__Task data__

++++++++

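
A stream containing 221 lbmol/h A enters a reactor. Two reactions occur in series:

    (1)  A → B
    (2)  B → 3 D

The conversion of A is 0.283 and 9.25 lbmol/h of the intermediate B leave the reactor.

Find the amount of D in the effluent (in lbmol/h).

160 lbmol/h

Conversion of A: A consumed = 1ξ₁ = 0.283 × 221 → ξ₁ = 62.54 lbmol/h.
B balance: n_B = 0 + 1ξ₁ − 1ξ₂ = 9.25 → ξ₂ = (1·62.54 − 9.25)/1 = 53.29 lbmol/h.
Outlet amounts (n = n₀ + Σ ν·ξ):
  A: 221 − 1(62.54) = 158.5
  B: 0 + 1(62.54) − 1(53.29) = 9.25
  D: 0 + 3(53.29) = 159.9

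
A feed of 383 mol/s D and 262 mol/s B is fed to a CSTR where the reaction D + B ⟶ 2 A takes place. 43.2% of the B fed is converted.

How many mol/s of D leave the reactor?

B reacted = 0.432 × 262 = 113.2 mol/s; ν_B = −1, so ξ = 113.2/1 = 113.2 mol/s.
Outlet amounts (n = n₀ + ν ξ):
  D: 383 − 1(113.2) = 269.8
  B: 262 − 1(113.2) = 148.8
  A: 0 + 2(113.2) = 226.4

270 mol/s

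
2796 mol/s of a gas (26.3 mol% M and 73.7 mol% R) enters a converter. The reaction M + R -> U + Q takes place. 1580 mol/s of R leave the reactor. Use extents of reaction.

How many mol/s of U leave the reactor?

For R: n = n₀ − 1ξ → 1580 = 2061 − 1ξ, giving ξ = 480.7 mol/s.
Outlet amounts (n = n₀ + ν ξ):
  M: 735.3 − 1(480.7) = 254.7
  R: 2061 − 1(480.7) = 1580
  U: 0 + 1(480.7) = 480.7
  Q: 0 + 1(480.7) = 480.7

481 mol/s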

++++++++

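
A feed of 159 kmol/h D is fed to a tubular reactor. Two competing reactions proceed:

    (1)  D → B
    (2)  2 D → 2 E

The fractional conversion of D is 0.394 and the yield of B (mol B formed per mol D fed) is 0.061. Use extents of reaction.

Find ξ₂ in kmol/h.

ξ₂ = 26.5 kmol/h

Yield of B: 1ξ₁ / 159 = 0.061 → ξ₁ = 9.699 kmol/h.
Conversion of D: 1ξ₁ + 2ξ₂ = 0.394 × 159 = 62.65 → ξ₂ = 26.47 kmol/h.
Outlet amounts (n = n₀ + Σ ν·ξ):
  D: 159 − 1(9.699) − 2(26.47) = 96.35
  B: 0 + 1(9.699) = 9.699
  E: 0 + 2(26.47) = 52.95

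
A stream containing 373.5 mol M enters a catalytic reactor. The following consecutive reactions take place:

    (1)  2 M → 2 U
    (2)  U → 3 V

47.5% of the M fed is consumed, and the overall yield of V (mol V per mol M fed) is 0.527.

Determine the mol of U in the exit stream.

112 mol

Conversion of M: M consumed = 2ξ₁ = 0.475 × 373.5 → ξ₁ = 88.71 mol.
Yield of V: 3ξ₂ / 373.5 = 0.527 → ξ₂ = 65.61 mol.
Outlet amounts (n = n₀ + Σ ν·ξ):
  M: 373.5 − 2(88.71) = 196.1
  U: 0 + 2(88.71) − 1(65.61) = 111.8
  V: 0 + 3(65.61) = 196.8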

++++++++

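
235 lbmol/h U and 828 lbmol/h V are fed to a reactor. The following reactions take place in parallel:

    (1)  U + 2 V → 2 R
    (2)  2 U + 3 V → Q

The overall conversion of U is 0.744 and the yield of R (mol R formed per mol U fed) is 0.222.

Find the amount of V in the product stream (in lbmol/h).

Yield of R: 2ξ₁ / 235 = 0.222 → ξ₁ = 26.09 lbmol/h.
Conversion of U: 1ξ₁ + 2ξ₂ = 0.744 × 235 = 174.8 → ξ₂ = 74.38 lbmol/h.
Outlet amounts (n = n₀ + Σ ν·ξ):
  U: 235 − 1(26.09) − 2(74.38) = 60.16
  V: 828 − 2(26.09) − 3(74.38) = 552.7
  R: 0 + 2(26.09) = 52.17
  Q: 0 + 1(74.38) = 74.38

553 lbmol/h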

++++++++

__About this exercise__
Go through the listing above and work out how many lines contain the string "containing". Reply with the number alone.

__Solution to the exercise__
2